**What is needed:**
Exact reproduction of the following data is required.

▼

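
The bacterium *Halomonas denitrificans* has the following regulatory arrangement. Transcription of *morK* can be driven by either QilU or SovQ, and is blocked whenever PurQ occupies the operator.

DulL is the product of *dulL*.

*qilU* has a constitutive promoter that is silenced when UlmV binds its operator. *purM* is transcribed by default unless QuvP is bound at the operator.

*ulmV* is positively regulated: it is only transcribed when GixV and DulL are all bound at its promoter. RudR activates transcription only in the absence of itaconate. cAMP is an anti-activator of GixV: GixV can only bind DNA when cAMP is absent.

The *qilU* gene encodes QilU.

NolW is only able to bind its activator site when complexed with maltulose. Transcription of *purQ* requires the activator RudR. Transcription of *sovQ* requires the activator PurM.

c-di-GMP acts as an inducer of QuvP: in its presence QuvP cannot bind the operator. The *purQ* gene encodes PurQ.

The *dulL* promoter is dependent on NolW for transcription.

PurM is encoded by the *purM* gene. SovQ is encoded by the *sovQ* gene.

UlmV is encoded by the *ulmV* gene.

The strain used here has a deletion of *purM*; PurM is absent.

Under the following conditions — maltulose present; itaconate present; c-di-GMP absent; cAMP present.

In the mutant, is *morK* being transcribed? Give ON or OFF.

ON

cAMP is present, so GixV is inactive.
Maltulose is present, so NolW is active.
No repressor is bound and NolW is active, so *dulL* is transcribed.
So DulL is produced and active.
Required activator GixV is absent, so *ulmV* is not transcribed.
So UlmV is not produced.
With no repressor bound, *qilU* is transcribed.
So QilU is produced and active.
PurM is non-functional in this strain, so it has no effect.
Required activator PurM is absent, so *sovQ* is not transcribed.
So SovQ is not produced.
Itaconate is present, so RudR is inactive.
Required activator RudR is absent, so *purQ* is not transcribed.
So PurQ is not produced.
Activator QilU is present, so *morK* is transcribed.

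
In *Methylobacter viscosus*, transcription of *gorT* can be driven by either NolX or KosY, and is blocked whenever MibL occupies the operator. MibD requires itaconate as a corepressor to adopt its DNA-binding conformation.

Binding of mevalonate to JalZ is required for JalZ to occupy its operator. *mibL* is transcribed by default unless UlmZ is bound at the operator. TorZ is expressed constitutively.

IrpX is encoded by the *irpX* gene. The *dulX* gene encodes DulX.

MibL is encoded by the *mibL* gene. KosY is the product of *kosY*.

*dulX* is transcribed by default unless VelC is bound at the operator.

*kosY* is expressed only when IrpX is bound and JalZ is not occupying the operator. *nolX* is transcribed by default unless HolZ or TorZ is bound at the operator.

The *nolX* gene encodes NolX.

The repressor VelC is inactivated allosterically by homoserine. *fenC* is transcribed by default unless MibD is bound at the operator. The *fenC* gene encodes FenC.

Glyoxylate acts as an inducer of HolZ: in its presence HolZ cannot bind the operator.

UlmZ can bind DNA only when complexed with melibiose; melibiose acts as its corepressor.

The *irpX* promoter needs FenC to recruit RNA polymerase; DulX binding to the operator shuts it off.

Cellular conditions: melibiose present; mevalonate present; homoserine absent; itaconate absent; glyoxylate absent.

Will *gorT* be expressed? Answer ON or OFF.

Glyoxylate is absent, so HolZ is active.
TorZ is produced constitutively and is active.
With repressor HolZ bound, *nolX* is not transcribed.
So NolX is not produced.
Melibiose is present, so UlmZ is active.
With repressor UlmZ bound, *mibL* is not transcribed.
So MibL is not produced.
Itaconate is absent, so MibD is inactive.
With no repressor bound, *fenC* is transcribed.
So FenC is produced and active.
Homoserine is absent, so VelC is active.
With repressor VelC bound, *dulX* is not transcribed.
So DulX is not produced.
No repressor is bound and FenC is active, so *irpX* is transcribed.
So IrpX is produced and active.
Mevalonate is present, so JalZ is active.
With repressor JalZ bound, *kosY* is not transcribed.
So KosY is not produced.
No activator is available at the *gorT* promoter, so *gorT* is not transcribed.

OFF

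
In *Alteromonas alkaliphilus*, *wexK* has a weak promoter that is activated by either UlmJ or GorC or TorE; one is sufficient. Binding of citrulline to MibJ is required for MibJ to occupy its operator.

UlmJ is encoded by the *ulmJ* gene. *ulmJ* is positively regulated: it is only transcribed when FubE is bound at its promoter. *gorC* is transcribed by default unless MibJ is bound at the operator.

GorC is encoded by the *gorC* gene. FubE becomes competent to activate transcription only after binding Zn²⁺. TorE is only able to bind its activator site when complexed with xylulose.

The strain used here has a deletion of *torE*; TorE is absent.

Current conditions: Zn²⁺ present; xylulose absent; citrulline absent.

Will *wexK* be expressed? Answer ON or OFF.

ON

Zn²⁺ is present, so FubE is active.
No repressor is bound and FubE is active, so *ulmJ* is transcribed.
So UlmJ is produced and active.
Citrulline is absent, so MibJ is inactive.
With no repressor bound, *gorC* is transcribed.
So GorC is produced and active.
TorE is non-functional in this strain, so it has no effect.
Activator UlmJ is present, so *wexK* is transcribed.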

▲

**Task output:**
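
The bacterium *Halomonas denitrificans* has the following regulatory arrangement. Transcription of *morK* can be driven by either QilU or SovQ, and is blocked whenever PurQ occupies the operator.

DulL is the product of *dulL*.

*qilU* has a constitutive promoter that is silenced when UlmV binds its operator. *purM* is transcribed by default unless QuvP is bound at the operator.

*ulmV* is positively regulated: it is only transcribed when GixV and DulL are all bound at its promoter. RudR activates transcription only in the absence of itaconate. cAMP is an anti-activator of GixV: GixV can only bind DNA when cAMP is absent.

The *qilU* gene encodes QilU.

NolW is only able to bind its activator site when complexed with maltulose. Transcription of *purQ* requires the activator RudR. Transcription of *sovQ* requires the activator PurM.

c-di-GMP acts as an inducer of QuvP: in its presence QuvP cannot bind the operator. The *purQ* gene encodes PurQ.

The *dulL* promoter is dependent on NolW for transcription.

PurM is encoded by the *purM* gene. SovQ is encoded by the *sovQ* gene.

UlmV is encoded by the *ulmV* gene.

The strain used here has a deletion of *purM*; PurM is absent.

Under the following conditions — maltulose present; itaconate present; c-di-GMP absent; cAMP present.

In the mutant, is *morK* being transcribed? Give ON or OFF.

ON

cAMP is present, so GixV is inactive.
Maltulose is present, so NolW is active.
No repressor is bound and NolW is active, so *dulL* is transcribed.
So DulL is produced and active.
Required activator GixV is absent, so *ulmV* is not transcribed.
So UlmV is not produced.
With no repressor bound, *qilU* is transcribed.
So QilU is produced and active.
PurM is non-functional in this strain, so it has no effect.
Required activator PurM is absent, so *sovQ* is not transcribed.
So SovQ is not produced.
Itaconate is present, so RudR is inactive.
Required activator RudR is absent, so *purQ* is not transcribed.
So PurQ is not produced.
Activator QilU is present, so *morK* is transcribed.

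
In *Methylobacter viscosus*, transcription of *gorT* can be driven by either NolX or KosY, and is blocked whenever MibL occupies the operator. MibD requires itaconate as a corepressor to adopt its DNA-binding conformation.

Binding of mevalonate to JalZ is required for JalZ to occupy its operator. *mibL* is transcribed by default unless UlmZ is bound at the operator. TorZ is expressed constitutively.

IrpX is encoded by the *irpX* gene. The *dulX* gene encodes DulX.

MibL is encoded by the *mibL* gene. KosY is the product of *kosY*.

*dulX* is transcribed by default unless VelC is bound at the operator.

*kosY* is expressed only when IrpX is bound and JalZ is not occupying the operator. *nolX* is transcribed by default unless HolZ or TorZ is bound at the operator.

The *nolX* gene encodes NolX.

The repressor VelC is inactivated allosterically by homoserine. *fenC* is transcribed by default unless MibD is bound at the operator. The *fenC* gene encodes FenC.

Glyoxylate acts as an inducer of HolZ: in its presence HolZ cannot bind the operator.

UlmZ can bind DNA only when complexed with melibiose; melibiose acts as its corepressor.

The *irpX* promoter needs FenC to recruit RNA polymerase; DulX binding to the operator shuts it off.

Cellular conditions: melibiose present; mevalonate present; homoserine absent; itaconate absent; glyoxylate absent.

Will *gorT* be expressed? Answer ON or OFF.

Glyoxylate is absent, so HolZ is active.
TorZ is produced constitutively and is active.
With repressor HolZ bound, *nolX* is not transcribed.
So NolX is not produced.
Melibiose is present, so UlmZ is active.
With repressor UlmZ bound, *mibL* is not transcribed.
So MibL is not produced.
Itaconate is absent, so MibD is inactive.
With no repressor bound, *fenC* is transcribed.
So FenC is produced and active.
Homoserine is absent, so VelC is active.
With repressor VelC bound, *dulX* is not transcribed.
So DulX is not produced.
No repressor is bound and FenC is active, so *irpX* is transcribed.
So IrpX is produced and active.
Mevalonate is present, so JalZ is active.
With repressor JalZ bound, *kosY* is not transcribed.
So KosY is not produced.
No activator is available at the *gorT* promoter, so *gorT* is not transcribed.

OFF

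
In *Alteromonas alkaliphilus*, *wexK* has a weak promoter that is activated by either UlmJ or GorC or TorE; one is sufficient. Binding of citrulline to MibJ is required for MibJ to occupy its operator.

UlmJ is encoded by the *ulmJ* gene. *ulmJ* is positively regulated: it is only transcribed when FubE is bound at its promoter. *gorC* is transcribed by default unless MibJ is bound at the operator.

GorC is encoded by the *gorC* gene. FubE becomes competent to activate transcription only after binding Zn²⁺. TorE is only able to bind its activator site when complexed with xylulose.

The strain used here has a deletion of *torE*; TorE is absent.

Current conditions: Zn²⁺ present; xylulose absent; citrulline absent.

Will *wexK* be expressed? Answer ON or OFF.

ON

Zn²⁺ is present, so FubE is active.
No repressor is bound and FubE is active, so *ulmJ* is transcribed.
So UlmJ is produced and active.
Citrulline is absent, so MibJ is inactive.
With no repressor bound, *gorC* is transcribed.
So GorC is produced and active.
TorE is non-functional in this strain, so it has no effect.
Activator UlmJ is present, so *wexK* is transcribed.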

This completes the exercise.